Print out every entry, keeping each line identical to the original.

Material shown below:

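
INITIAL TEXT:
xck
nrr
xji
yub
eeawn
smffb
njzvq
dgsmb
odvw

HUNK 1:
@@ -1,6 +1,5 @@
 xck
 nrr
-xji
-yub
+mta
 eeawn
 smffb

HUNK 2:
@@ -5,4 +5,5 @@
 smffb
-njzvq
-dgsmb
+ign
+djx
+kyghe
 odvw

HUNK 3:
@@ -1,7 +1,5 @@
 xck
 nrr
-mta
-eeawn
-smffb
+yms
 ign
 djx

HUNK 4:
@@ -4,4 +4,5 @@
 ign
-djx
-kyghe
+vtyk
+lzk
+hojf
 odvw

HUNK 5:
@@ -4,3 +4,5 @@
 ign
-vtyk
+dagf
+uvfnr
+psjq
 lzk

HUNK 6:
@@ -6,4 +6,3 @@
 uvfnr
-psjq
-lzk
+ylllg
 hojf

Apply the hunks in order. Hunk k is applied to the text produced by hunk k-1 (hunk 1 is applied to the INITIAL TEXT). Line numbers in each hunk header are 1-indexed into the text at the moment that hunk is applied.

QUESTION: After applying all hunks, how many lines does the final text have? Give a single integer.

Hunk 1: at line 1 remove [xji,yub] add [mta] -> 8 lines: xck nrr mta eeawn smffb njzvq dgsmb odvw
Hunk 2: at line 5 remove [njzvq,dgsmb] add [ign,djx,kyghe] -> 9 lines: xck nrr mta eeawn smffb ign djx kyghe odvw
Hunk 3: at line 1 remove [mta,eeawn,smffb] add [yms] -> 7 lines: xck nrr yms ign djx kyghe odvw
Hunk 4: at line 4 remove [djx,kyghe] add [vtyk,lzk,hojf] -> 8 lines: xck nrr yms ign vtyk lzk hojf odvw
Hunk 5: at line 4 remove [vtyk] add [dagf,uvfnr,psjq] -> 10 lines: xck nrr yms ign dagf uvfnr psjq lzk hojf odvw
Hunk 6: at line 6 remove [psjq,lzk] add [ylllg] -> 9 lines: xck nrr yms ign dagf uvfnr ylllg hojf odvw
Final line count: 9

Answer: 9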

End of Material shown.

- [Task result]:
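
INITIAL TEXT:
xck
nrr
xji
yub
eeawn
smffb
njzvq
dgsmb
odvw

HUNK 1:
@@ -1,6 +1,5 @@
 xck
 nrr
-xji
-yub
+mta
 eeawn
 smffb

HUNK 2:
@@ -5,4 +5,5 @@
 smffb
-njzvq
-dgsmb
+ign
+djx
+kyghe
 odvw

HUNK 3:
@@ -1,7 +1,5 @@
 xck
 nrr
-mta
-eeawn
-smffb
+yms
 ign
 djx

HUNK 4:
@@ -4,4 +4,5 @@
 ign
-djx
-kyghe
+vtyk
+lzk
+hojf
 odvw

HUNK 5:
@@ -4,3 +4,5 @@
 ign
-vtyk
+dagf
+uvfnr
+psjq
 lzk

HUNK 6:
@@ -6,4 +6,3 @@
 uvfnr
-psjq
-lzk
+ylllg
 hojf

Apply the hunks in order. Hunk k is applied to the text produced by hunk k-1 (hunk 1 is applied to the INITIAL TEXT). Line numbers in each hunk header are 1-indexed into the text at the moment that hunk is applied.

QUESTION: After applying all hunks, how many lines does the final text have? Give a single integer.

Hunk 1: at line 1 remove [xji,yub] add [mta] -> 8 lines: xck nrr mta eeawn smffb njzvq dgsmb odvw
Hunk 2: at line 5 remove [njzvq,dgsmb] add [ign,djx,kyghe] -> 9 lines: xck nrr mta eeawn smffb ign djx kyghe odvw
Hunk 3: at line 1 remove [mta,eeawn,smffb] add [yms] -> 7 lines: xck nrr yms ign djx kyghe odvw
Hunk 4: at line 4 remove [djx,kyghe] add [vtyk,lzk,hojf] -> 8 lines: xck nrr yms ign vtyk lzk hojf odvw
Hunk 5: at line 4 remove [vtyk] add [dagf,uvfnr,psjq] -> 10 lines: xck nrr yms ign dagf uvfnr psjq lzk hojf odvw
Hunk 6: at line 6 remove [psjq,lzk] add [ylllg] -> 9 lines: xck nrr yms ign dagf uvfnr ylllg hojf odvw
Final line count: 9

Answer: 9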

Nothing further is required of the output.